*TASK DETAILS:*
State how many lines in the records below contain the word "transitions". Nothing else is needed.

[Stored data]

=== Begin Enclosure ===

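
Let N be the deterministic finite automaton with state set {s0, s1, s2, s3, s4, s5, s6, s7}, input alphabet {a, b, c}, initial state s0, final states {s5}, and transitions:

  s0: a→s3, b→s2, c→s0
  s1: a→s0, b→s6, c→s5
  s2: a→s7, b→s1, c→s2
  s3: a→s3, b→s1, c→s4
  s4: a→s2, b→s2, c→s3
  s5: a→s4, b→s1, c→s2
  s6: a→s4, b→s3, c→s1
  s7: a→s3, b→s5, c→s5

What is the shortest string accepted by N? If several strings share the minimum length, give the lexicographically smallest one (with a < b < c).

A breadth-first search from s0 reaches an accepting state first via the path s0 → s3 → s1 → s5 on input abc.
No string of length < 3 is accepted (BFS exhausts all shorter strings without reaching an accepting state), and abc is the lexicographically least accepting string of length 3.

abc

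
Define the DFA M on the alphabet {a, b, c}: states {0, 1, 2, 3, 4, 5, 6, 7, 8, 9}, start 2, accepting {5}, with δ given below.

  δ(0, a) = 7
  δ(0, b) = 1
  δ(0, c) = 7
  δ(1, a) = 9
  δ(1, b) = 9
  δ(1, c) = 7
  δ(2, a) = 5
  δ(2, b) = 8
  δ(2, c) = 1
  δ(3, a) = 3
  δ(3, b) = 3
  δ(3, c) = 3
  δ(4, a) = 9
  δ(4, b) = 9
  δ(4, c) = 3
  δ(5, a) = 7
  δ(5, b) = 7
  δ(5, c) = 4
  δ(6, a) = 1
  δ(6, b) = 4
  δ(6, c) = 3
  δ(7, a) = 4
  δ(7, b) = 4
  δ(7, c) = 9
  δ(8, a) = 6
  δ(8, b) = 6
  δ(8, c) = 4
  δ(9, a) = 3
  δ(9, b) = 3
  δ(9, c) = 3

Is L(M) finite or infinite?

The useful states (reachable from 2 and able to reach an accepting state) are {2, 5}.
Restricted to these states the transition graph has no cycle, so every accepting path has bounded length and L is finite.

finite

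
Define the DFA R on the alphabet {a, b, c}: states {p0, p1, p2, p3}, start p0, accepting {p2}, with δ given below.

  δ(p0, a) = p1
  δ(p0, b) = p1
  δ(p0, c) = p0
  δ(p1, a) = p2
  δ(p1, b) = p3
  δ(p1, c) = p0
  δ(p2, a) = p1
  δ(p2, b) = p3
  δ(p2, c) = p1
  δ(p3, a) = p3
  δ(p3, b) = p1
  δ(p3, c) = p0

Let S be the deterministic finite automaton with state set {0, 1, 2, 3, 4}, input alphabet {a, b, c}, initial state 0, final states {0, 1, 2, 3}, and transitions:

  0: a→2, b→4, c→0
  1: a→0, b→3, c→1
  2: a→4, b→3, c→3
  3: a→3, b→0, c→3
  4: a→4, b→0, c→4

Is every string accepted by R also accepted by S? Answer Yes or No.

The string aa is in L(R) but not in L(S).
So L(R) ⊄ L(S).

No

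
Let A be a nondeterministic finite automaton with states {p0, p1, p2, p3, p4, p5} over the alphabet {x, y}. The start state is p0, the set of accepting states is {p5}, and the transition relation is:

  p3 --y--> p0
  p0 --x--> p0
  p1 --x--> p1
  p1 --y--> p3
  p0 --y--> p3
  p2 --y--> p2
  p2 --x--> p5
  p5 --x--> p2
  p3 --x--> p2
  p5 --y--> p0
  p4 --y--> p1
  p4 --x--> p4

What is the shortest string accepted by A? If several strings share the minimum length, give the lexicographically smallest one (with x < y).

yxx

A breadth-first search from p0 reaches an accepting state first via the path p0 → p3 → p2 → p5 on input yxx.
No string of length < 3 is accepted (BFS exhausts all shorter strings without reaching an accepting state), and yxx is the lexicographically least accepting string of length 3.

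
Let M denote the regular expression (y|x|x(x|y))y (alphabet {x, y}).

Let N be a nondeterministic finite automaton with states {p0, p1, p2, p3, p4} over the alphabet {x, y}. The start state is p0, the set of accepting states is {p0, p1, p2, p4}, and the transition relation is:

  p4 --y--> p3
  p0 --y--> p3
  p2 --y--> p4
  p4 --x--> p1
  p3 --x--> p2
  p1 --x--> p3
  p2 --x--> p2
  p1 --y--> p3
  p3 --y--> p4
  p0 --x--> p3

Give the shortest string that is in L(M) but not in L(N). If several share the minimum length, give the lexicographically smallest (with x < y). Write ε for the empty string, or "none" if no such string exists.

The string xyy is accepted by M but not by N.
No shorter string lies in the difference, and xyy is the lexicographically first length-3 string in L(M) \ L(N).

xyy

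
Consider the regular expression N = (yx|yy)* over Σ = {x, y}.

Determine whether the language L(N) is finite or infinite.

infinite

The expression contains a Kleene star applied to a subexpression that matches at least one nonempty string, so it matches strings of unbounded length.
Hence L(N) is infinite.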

=== End Enclosure ===
=== Begin Enclosure ===

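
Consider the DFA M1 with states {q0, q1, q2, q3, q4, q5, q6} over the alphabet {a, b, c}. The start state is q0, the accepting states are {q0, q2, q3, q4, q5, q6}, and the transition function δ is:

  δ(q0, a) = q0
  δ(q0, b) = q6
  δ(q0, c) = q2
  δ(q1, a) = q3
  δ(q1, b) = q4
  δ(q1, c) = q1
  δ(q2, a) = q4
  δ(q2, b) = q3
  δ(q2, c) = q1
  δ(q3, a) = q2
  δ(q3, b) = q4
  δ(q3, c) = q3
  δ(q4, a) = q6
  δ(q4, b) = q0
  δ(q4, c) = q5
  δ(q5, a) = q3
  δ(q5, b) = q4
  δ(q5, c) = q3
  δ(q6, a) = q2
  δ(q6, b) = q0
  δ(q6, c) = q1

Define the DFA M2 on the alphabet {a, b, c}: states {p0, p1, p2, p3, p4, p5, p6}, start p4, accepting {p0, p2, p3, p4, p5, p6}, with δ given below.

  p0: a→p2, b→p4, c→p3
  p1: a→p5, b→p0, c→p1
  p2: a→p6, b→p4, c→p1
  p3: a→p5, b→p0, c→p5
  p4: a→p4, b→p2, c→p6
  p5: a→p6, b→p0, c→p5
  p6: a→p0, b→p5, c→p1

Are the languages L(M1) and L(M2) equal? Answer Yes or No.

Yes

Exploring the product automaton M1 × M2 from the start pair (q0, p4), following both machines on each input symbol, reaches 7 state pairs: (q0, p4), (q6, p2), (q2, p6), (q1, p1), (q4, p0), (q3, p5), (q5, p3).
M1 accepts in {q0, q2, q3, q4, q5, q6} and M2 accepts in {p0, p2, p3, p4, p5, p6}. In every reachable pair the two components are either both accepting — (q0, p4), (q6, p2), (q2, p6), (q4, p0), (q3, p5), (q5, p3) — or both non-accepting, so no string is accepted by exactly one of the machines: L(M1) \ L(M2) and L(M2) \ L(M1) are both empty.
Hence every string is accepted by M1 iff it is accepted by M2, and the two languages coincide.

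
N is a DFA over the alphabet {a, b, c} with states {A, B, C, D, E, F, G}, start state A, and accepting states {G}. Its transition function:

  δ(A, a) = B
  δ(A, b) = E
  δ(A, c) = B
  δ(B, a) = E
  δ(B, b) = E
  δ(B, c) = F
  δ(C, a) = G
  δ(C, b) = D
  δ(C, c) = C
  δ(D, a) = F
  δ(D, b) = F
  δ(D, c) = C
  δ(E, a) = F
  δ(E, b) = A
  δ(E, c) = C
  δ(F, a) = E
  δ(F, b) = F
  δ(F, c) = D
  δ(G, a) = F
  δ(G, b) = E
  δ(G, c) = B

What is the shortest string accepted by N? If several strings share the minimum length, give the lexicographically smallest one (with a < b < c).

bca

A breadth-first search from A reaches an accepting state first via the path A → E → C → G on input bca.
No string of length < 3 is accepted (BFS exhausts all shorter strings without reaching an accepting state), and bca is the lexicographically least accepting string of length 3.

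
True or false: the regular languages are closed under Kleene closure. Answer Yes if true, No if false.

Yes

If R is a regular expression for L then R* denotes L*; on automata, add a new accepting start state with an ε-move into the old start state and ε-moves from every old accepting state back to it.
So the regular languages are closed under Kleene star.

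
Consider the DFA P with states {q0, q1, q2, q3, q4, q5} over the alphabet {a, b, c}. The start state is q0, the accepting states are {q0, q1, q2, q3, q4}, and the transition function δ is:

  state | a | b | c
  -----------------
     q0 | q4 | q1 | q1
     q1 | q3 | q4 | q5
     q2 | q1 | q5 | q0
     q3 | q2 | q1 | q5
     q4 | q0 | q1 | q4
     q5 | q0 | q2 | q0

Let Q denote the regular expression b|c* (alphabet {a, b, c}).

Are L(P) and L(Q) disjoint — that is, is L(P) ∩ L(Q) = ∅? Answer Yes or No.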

=== End Enclosure ===
=== Begin Enclosure ===

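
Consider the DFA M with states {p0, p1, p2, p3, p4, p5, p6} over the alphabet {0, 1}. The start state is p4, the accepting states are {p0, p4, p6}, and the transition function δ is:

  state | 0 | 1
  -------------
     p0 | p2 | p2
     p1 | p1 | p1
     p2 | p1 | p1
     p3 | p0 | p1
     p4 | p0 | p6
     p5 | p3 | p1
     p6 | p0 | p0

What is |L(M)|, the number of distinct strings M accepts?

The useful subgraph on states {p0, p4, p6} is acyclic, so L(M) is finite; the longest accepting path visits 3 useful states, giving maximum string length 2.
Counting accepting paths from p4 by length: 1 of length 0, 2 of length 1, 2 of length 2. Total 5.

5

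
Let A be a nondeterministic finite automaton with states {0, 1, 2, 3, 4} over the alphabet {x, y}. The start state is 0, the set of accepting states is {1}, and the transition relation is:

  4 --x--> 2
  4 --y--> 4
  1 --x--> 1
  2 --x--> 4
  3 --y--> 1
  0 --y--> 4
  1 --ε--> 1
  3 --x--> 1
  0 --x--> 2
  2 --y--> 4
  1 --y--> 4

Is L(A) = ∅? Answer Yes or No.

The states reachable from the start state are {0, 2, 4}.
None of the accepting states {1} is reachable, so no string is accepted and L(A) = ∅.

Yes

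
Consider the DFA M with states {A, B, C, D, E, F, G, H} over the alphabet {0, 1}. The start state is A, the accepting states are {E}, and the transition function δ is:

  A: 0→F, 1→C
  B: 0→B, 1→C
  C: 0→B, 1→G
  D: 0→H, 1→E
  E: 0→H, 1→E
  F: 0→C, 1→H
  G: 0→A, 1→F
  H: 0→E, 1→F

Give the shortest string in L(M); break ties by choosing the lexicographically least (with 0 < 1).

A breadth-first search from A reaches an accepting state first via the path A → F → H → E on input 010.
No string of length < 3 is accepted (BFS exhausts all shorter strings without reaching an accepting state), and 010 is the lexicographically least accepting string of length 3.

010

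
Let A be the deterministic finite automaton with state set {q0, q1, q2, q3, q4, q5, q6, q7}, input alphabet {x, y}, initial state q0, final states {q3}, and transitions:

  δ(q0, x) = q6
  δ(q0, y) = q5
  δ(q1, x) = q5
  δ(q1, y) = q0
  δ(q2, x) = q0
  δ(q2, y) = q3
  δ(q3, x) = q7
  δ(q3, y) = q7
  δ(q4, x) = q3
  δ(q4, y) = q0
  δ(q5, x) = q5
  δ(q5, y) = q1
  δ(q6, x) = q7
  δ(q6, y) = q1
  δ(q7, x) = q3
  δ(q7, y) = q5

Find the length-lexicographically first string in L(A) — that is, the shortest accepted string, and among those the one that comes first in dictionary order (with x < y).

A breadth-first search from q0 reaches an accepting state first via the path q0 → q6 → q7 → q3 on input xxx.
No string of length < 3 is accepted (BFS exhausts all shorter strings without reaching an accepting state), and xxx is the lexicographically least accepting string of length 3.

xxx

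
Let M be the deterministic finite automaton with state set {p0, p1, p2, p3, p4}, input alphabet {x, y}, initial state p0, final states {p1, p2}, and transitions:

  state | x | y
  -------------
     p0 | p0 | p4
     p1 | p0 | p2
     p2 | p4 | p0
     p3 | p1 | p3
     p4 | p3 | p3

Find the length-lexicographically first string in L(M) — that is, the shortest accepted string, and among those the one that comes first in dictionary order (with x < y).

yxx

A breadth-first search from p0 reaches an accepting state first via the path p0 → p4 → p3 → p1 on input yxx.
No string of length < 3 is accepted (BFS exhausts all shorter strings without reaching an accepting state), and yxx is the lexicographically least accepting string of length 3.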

=== End Enclosure ===

*TASK RESPONSE:*
4